• Work required: Output the listing in full. Every line stays exactly as it is.

• Given records:
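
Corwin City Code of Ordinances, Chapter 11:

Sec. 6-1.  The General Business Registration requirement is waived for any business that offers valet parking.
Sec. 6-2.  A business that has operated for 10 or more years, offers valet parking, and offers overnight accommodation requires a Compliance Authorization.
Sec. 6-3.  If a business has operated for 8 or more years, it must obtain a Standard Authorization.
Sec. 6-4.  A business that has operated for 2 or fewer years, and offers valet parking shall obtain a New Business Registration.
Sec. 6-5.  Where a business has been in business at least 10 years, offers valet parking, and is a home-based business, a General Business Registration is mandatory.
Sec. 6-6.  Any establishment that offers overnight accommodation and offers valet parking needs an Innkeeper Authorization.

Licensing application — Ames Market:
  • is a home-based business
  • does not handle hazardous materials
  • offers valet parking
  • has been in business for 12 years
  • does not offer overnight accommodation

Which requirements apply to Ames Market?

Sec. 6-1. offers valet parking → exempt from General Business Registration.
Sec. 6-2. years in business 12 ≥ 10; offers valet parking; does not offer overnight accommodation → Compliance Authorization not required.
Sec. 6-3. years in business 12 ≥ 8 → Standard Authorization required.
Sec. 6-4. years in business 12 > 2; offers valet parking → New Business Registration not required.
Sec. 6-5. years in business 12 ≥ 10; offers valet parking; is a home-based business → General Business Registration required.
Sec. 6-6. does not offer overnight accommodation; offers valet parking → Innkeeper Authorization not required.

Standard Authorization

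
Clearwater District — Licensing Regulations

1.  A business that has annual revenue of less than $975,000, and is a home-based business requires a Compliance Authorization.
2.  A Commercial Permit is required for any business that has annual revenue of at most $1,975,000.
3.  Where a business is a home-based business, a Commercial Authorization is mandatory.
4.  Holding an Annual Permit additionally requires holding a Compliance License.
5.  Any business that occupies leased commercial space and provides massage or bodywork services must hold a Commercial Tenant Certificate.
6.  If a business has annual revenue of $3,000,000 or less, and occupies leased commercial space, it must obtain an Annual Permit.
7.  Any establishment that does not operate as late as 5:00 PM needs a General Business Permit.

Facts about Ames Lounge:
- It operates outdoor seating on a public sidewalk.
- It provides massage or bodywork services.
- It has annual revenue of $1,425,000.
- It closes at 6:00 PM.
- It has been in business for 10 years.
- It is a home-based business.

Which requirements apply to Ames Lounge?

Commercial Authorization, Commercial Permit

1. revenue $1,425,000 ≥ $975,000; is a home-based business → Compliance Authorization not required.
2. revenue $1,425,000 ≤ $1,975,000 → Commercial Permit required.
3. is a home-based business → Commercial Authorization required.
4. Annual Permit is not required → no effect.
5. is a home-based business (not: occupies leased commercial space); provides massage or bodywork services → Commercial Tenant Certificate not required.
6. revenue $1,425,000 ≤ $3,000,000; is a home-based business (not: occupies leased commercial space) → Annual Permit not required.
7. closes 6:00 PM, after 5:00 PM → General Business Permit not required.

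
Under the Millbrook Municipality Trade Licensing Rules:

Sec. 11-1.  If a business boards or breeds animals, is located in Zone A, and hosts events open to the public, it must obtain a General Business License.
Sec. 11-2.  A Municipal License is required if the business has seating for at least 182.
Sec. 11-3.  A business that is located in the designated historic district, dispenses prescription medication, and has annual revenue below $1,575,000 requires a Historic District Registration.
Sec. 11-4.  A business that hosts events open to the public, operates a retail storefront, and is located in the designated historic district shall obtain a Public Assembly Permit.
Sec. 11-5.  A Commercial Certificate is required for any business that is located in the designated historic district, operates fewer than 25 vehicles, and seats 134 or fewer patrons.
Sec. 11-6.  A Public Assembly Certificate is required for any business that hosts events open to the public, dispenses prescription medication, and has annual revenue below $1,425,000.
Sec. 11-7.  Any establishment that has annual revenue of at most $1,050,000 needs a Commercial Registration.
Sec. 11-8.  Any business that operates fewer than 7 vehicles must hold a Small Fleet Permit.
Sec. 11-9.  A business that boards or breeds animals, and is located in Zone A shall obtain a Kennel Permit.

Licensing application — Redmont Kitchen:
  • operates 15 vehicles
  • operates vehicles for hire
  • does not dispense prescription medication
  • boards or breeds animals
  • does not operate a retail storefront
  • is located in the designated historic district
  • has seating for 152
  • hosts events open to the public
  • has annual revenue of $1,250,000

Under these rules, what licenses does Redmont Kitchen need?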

• Problem solution:
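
Corwin City Code of Ordinances, Chapter 11:

Sec. 6-1.  The General Business Registration requirement is waived for any business that offers valet parking.
Sec. 6-2.  A business that has operated for 10 or more years, offers valet parking, and offers overnight accommodation requires a Compliance Authorization.
Sec. 6-3.  If a business has operated for 8 or more years, it must obtain a Standard Authorization.
Sec. 6-4.  A business that has operated for 2 or fewer years, and offers valet parking shall obtain a New Business Registration.
Sec. 6-5.  Where a business has been in business at least 10 years, offers valet parking, and is a home-based business, a General Business Registration is mandatory.
Sec. 6-6.  Any establishment that offers overnight accommodation and offers valet parking needs an Innkeeper Authorization.

Licensing application — Ames Market:
  • is a home-based business
  • does not handle hazardous materials
  • offers valet parking
  • has been in business for 12 years
  • does not offer overnight accommodation

Which requirements apply to Ames Market?

Sec. 6-1. offers valet parking → exempt from General Business Registration.
Sec. 6-2. years in business 12 ≥ 10; offers valet parking; does not offer overnight accommodation → Compliance Authorization not required.
Sec. 6-3. years in business 12 ≥ 8 → Standard Authorization required.
Sec. 6-4. years in business 12 > 2; offers valet parking → New Business Registration not required.
Sec. 6-5. years in business 12 ≥ 10; offers valet parking; is a home-based business → General Business Registration required.
Sec. 6-6. does not offer overnight accommodation; offers valet parking → Innkeeper Authorization not required.

Standard Authorization

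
Clearwater District — Licensing Regulations

1.  A business that has annual revenue of less than $975,000, and is a home-based business requires a Compliance Authorization.
2.  A Commercial Permit is required for any business that has annual revenue of at most $1,975,000.
3.  Where a business is a home-based business, a Commercial Authorization is mandatory.
4.  Holding an Annual Permit additionally requires holding a Compliance License.
5.  Any business that occupies leased commercial space and provides massage or bodywork services must hold a Commercial Tenant Certificate.
6.  If a business has annual revenue of $3,000,000 or less, and occupies leased commercial space, it must obtain an Annual Permit.
7.  Any establishment that does not operate as late as 5:00 PM needs a General Business Permit.

Facts about Ames Lounge:
- It operates outdoor seating on a public sidewalk.
- It provides massage or bodywork services.
- It has annual revenue of $1,425,000.
- It closes at 6:00 PM.
- It has been in business for 10 years.
- It is a home-based business.

Which requirements apply to Ames Lounge?

Commercial Authorization, Commercial Permit

1. revenue $1,425,000 ≥ $975,000; is a home-based business → Compliance Authorization not required.
2. revenue $1,425,000 ≤ $1,975,000 → Commercial Permit required.
3. is a home-based business → Commercial Authorization required.
4. Annual Permit is not required → no effect.
5. is a home-based business (not: occupies leased commercial space); provides massage or bodywork services → Commercial Tenant Certificate not required.
6. revenue $1,425,000 ≤ $3,000,000; is a home-based business (not: occupies leased commercial space) → Annual Permit not required.
7. closes 6:00 PM, after 5:00 PM → General Business Permit not required.

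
Under the Millbrook Municipality Trade Licensing Rules:

Sec. 11-1.  If a business boards or breeds animals, is located in Zone A, and hosts events open to the public, it must obtain a General Business License.
Sec. 11-2.  A Municipal License is required if the business has seating for at least 182.
Sec. 11-3.  A business that is located in the designated historic district, dispenses prescription medication, and has annual revenue below $1,575,000 requires a Historic District Registration.
Sec. 11-4.  A business that hosts events open to the public, operates a retail storefront, and is located in the designated historic district shall obtain a Public Assembly Permit.
Sec. 11-5.  A Commercial Certificate is required for any business that is located in the designated historic district, operates fewer than 25 vehicles, and seats 134 or fewer patrons.
Sec. 11-6.  A Public Assembly Certificate is required for any business that hosts events open to the public, dispenses prescription medication, and has annual revenue below $1,425,000.
Sec. 11-7.  Any establishment that has annual revenue of at most $1,050,000 needs a Commercial Registration.
Sec. 11-8.  Any business that operates fewer than 7 vehicles must hold a Small Fleet Permit.
Sec. 11-9.  A business that boards or breeds animals, and is located in Zone A shall obtain a Kennel Permit.

Licensing application — Redmont Kitchen:
  • operates 15 vehicles
  • operates vehicles for hire
  • does not dispense prescription medication
  • boards or breeds animals
  • does not operate a retail storefront
  • is located in the designated historic district
  • has seating for 152
  • hosts events open to the public
  • has annual revenue of $1,250,000

Under these rules, what licenses does Redmont Kitchen need?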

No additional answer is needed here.